_What to do_:
All lines between the start of the listing below and the line containing "A linear DNA", inclusive, must be repeated exactly.

_Supplied material_:
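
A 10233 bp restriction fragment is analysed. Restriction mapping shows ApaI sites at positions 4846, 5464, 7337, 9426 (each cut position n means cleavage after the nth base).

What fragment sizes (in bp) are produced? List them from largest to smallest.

Linear molecule, 4 cuts → 5 fragments:
  4846 − 0 = 4846 bp
  5464 − 4846 = 618 bp
  7337 − 5464 = 1873 bp
  9426 − 7337 = 2089 bp
  10233 − 9426 = 807 bp
Sorted largest to smallest: 4846, 2089, 1873, 807, 618 bp.

4846, 2089, 1873, 807, 618 bp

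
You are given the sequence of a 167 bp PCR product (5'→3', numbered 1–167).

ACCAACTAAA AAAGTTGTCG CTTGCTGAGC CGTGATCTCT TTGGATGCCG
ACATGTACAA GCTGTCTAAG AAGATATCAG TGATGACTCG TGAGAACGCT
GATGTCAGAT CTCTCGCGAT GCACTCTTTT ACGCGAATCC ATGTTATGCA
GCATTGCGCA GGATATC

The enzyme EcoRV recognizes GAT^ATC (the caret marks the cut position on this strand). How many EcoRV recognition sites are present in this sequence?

2

GATATC occurs starting at positions 73, 162.
EcoRV cuts at 2 sites.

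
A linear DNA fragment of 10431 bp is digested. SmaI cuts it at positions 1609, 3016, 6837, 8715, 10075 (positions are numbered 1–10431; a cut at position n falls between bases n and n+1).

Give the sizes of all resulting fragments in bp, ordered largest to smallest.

3821, 1878, 1609, 1407, 1360, 356 bp

Linear molecule, 5 cuts → 6 fragments:
  1609 − 0 = 1609 bp
  3016 − 1609 = 1407 bp
  6837 − 3016 = 3821 bp
  8715 − 6837 = 1878 bp
  10075 − 8715 = 1360 bp
  10431 − 10075 = 356 bp
Sorted largest to smallest: 3821, 1878, 1609, 1407, 1360, 356 bp.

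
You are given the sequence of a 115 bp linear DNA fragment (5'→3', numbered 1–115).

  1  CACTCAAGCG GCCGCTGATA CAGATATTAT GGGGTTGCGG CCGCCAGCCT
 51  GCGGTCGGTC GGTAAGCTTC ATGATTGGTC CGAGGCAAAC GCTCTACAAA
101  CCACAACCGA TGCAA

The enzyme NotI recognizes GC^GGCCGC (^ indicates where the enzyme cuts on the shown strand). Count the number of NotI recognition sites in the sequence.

GCGGCCGC occurs starting at positions 8, 37.
NotI cuts at 2 sites.

2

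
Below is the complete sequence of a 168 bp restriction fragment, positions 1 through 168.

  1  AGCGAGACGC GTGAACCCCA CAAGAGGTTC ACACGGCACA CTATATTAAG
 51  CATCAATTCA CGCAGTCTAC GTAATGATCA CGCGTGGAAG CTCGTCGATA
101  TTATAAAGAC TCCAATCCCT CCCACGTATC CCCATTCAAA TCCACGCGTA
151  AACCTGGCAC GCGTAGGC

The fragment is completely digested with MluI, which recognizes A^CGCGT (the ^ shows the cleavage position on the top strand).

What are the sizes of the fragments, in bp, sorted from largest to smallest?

73, 64, 15, 9, 7 bp

MluI sites (ACGCGT) start at positions 7, 80, 144, 159.
MluI cuts after the first base of each site, so after positions 7, 80, 144, 159.
Linear molecule, 4 cuts → 5 fragments:
  1–7 → 7 bp
  8–80 → 73 bp
  81–144 → 64 bp
  145–159 → 15 bp
  160–168 → 9 bp
Sorted largest to smallest: 73, 64, 15, 9, 7 bp.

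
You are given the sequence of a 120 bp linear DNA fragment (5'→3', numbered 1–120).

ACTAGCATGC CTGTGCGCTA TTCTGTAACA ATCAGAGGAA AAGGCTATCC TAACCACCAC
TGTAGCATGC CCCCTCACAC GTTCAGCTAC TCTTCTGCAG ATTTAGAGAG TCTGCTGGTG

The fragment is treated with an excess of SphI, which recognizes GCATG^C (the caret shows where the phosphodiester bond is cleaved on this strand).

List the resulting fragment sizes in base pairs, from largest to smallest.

60, 51, 9 bp

SphI sites (GCATGC) start at positions 5, 65.
SphI cuts after base 5 of each site (before the last base), so after positions 9, 69.
Linear molecule, 2 cuts → 3 fragments:
  1–9 → 9 bp
  10–69 → 60 bp
  70–120 → 51 bp
Sorted largest to smallest: 60, 51, 9 bp.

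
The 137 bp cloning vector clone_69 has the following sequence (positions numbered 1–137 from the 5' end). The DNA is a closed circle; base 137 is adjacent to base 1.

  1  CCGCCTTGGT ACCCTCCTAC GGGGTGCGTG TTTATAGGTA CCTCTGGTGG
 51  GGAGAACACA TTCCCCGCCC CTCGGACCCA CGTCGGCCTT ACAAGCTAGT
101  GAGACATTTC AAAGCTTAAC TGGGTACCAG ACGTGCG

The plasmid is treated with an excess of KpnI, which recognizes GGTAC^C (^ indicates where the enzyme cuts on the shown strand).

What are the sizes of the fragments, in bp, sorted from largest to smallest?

86, 29, 22 bp

KpnI sites (GGTACC) start at positions 8, 37, 123.
KpnI cuts after base 5 of each site (before the last base), so after positions 12, 41, 127.
Circular molecule, 3 cuts → 3 fragments:
  13–41 → 29 bp
  42–127 → 86 bp
  128–137 then 1–12 → 10 + 12 = 22 bp
Sorted largest to smallest: 86, 29, 22 bp.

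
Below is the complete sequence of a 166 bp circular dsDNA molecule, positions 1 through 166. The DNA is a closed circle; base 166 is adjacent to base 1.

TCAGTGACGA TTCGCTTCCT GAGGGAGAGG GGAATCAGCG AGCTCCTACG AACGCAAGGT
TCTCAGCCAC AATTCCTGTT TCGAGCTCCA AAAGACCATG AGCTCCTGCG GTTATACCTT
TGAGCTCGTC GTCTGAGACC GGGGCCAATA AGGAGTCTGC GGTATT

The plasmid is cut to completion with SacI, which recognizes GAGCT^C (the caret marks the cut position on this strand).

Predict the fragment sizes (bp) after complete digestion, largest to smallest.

SacI sites (GAGCTC) start at positions 40, 83, 100, 122.
SacI cuts after base 5 of each site (before the last base), so after positions 44, 87, 104, 126.
Circular molecule, 4 cuts → 4 fragments:
  45–87 → 43 bp
  88–104 → 17 bp
  105–126 → 22 bp
  127–166 then 1–44 → 40 + 44 = 84 bp
Sorted largest to smallest: 84, 43, 22, 17 bp.

84, 43, 22, 17 bp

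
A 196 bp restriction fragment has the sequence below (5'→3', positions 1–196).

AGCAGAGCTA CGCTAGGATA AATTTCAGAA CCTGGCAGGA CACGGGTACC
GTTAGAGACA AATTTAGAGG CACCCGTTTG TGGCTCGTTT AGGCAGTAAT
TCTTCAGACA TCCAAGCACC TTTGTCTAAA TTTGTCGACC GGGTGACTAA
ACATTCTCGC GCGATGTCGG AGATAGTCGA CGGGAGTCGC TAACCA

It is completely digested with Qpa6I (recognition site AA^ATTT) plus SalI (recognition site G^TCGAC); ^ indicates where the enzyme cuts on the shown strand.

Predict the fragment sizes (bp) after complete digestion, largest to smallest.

Qpa6I sites (AAATTT) start at positions 20, 60, 128.
Qpa6I cuts after base 2 of each site, so after positions 21, 61, 129.
SalI sites (GTCGAC) start at positions 134, 176.
SalI cuts after the first base of each site, so after positions 134, 176.
Combined cut positions: 21, 61, 129, 134, 176.
Linear molecule, 5 cuts → 6 fragments:
  1–21 → 21 bp
  22–61 → 40 bp
  62–129 → 68 bp
  130–134 → 5 bp
  135–176 → 42 bp
  177–196 → 20 bp
Sorted largest to smallest: 68, 42, 40, 21, 20, 5 bp.

68, 42, 40, 21, 20, 5 bp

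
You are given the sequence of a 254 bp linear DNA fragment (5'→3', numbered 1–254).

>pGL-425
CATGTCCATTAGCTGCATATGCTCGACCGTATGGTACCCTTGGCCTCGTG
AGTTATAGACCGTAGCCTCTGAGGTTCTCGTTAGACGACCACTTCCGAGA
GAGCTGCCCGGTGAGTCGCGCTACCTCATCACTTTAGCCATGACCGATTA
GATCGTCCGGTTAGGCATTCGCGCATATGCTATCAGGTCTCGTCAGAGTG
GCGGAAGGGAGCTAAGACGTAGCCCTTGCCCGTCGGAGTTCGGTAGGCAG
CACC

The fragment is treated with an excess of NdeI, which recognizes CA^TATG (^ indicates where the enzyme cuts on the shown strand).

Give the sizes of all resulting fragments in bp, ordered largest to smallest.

NdeI sites (CATATG) start at positions 16, 174.
NdeI cuts after base 2 of each site, so after positions 17, 175.
Linear molecule, 2 cuts → 3 fragments:
  1–17 → 17 bp
  18–175 → 158 bp
  176–254 → 79 bp
Sorted largest to smallest: 158, 79, 17 bp.

158, 79, 17 bp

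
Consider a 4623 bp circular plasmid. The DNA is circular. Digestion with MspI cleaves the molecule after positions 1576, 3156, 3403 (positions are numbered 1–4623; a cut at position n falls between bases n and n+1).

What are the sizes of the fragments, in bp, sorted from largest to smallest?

Circular molecule, 3 cuts → 3 fragments:
  3156 − 1576 = 1580 bp
  3403 − 3156 = 247 bp
  wrap: 4623 − 3403 + 1576 = 2796 bp
Sorted largest to smallest: 2796, 1580, 247 bp.

2796, 1580, 247 bp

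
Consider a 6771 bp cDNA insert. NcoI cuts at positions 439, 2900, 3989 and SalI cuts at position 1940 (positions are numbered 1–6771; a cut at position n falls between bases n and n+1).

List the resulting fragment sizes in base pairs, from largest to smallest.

2782, 1501, 1089, 960, 439 bp

Combined cut positions (sorted): 439, 1940, 2900, 3989.
Linear molecule, 4 cuts → 5 fragments:
  439 − 0 = 439 bp
  1940 − 439 = 1501 bp
  2900 − 1940 = 960 bp
  3989 − 2900 = 1089 bp
  6771 − 3989 = 2782 bp
Sorted largest to smallest: 2782, 1501, 1089, 960, 439 bp.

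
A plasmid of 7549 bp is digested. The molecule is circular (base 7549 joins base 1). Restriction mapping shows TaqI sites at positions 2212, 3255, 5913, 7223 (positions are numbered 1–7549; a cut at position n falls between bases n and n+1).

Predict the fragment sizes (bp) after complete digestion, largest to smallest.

2658, 2538, 1310, 1043 bp

Circular molecule, 4 cuts → 4 fragments:
  3255 − 2212 = 1043 bp
  5913 − 3255 = 2658 bp
  7223 − 5913 = 1310 bp
  wrap: 7549 − 7223 + 2212 = 2538 bp
Sorted largest to smallest: 2658, 2538, 1310, 1043 bp.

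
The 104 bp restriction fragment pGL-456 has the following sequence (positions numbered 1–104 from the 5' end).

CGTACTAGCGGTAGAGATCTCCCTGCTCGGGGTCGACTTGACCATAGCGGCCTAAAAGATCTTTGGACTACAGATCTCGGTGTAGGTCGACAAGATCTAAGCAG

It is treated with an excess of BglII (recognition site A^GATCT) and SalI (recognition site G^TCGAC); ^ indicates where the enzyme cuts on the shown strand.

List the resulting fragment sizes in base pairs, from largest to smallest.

BglII sites (AGATCT) start at positions 15, 57, 72, 93.
BglII cuts after the first base of each site, so after positions 15, 57, 72, 93.
SalI sites (GTCGAC) start at positions 32, 86.
SalI cuts after the first base of each site, so after positions 32, 86.
Combined cut positions: 15, 32, 57, 72, 86, 93.
Linear molecule, 6 cuts → 7 fragments:
  1–15 → 15 bp
  16–32 → 17 bp
  33–57 → 25 bp
  58–72 → 15 bp
  73–86 → 14 bp
  87–93 → 7 bp
  94–104 → 11 bp
Sorted largest to smallest: 25, 17, 15, 15, 14, 11, 7 bp.

25, 17, 15, 15, 14, 11, 7 bp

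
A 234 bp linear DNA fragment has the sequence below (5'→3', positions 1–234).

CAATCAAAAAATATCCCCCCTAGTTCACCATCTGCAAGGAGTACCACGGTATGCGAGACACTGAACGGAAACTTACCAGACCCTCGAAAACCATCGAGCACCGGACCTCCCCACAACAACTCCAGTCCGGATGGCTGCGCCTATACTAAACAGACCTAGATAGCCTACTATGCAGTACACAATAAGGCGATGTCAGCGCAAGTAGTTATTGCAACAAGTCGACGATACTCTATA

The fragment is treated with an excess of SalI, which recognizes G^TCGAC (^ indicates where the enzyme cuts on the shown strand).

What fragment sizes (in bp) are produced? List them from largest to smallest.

The SalI site (GTCGAC) starts at position 218.
SalI cuts after the first base of each site, so after position 218.
Linear molecule, 1 cut → 2 fragments:
  1–218 → 218 bp
  219–234 → 16 bp
Sorted largest to smallest: 218, 16 bp.

218, 16 bp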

_Expected answer_:
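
A 10233 bp restriction fragment is analysed. Restriction mapping shows ApaI sites at positions 4846, 5464, 7337, 9426 (each cut position n means cleavage after the nth base).

What fragment sizes (in bp) are produced? List them from largest to smallest.

Linear molecule, 4 cuts → 5 fragments:
  4846 − 0 = 4846 bp
  5464 − 4846 = 618 bp
  7337 − 5464 = 1873 bp
  9426 − 7337 = 2089 bp
  10233 − 9426 = 807 bp
Sorted largest to smallest: 4846, 2089, 1873, 807, 618 bp.

4846, 2089, 1873, 807, 618 bp

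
You are given the sequence of a 167 bp PCR product (5'→3', numbered 1–167).

ACCAACTAAA AAAGTTGTCG CTTGCTGAGC CGTGATCTCT TTGGATGCCG
ACATGTACAA GCTGTCTAAG AAGATATCAG TGATGACTCG TGAGAACGCT
GATGTCAGAT CTCTCGCGAT GCACTCTTTT ACGCGAATCC ATGTTATGCA
GCATTGCGCA GGATATC

The enzyme EcoRV recognizes GAT^ATC (the caret marks the cut position on this strand). How many EcoRV recognition sites are present in this sequence?

2

GATATC occurs starting at positions 73, 162.
EcoRV cuts at 2 sites.

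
A linear DNA fragment of 10431 bp is digested. SmaI cuts it at positions 1609, 3016, 6837, 8715, 10075 (positions are numbered 1–10431; a cut at position n falls between bases n and n+1).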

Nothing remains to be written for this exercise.